*WORK REQUIRED*. Below are records; count the lines that hold the string "dependence" and give only the count.

*Saved data entries*.
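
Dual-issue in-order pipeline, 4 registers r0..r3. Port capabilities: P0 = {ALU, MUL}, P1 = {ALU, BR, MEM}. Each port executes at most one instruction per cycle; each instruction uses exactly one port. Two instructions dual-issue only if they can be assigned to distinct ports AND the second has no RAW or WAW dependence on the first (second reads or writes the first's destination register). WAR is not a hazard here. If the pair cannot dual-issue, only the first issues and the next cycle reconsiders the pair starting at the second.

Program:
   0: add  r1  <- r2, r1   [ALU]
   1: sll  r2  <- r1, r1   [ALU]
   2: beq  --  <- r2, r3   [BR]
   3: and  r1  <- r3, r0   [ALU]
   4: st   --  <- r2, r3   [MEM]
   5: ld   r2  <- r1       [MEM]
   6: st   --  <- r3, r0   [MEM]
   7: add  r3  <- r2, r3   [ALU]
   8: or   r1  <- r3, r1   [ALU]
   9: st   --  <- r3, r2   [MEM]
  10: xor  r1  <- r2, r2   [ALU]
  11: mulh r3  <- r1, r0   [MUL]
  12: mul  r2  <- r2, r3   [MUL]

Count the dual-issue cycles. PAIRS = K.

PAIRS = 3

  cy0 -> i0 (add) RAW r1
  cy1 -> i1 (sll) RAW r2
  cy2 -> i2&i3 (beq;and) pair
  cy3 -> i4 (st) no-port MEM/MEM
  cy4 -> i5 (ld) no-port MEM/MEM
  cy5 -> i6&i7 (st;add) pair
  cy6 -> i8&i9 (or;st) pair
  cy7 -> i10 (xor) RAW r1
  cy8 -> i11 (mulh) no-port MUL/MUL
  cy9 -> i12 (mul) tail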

...

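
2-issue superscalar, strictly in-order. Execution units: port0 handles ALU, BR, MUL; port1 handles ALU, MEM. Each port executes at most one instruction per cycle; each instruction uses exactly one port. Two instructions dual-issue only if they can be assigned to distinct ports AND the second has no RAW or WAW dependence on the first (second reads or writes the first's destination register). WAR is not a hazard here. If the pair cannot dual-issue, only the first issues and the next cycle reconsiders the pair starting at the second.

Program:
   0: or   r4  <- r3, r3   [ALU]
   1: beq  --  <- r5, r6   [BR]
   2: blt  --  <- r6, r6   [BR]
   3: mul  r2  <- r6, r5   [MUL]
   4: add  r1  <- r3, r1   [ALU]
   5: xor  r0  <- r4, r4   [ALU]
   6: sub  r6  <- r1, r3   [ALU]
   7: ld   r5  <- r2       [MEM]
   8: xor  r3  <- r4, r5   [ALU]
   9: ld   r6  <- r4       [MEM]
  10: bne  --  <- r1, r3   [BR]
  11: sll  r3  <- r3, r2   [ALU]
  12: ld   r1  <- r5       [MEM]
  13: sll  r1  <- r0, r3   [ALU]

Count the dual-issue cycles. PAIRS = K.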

*ANSWER FOR THE TASK*. 2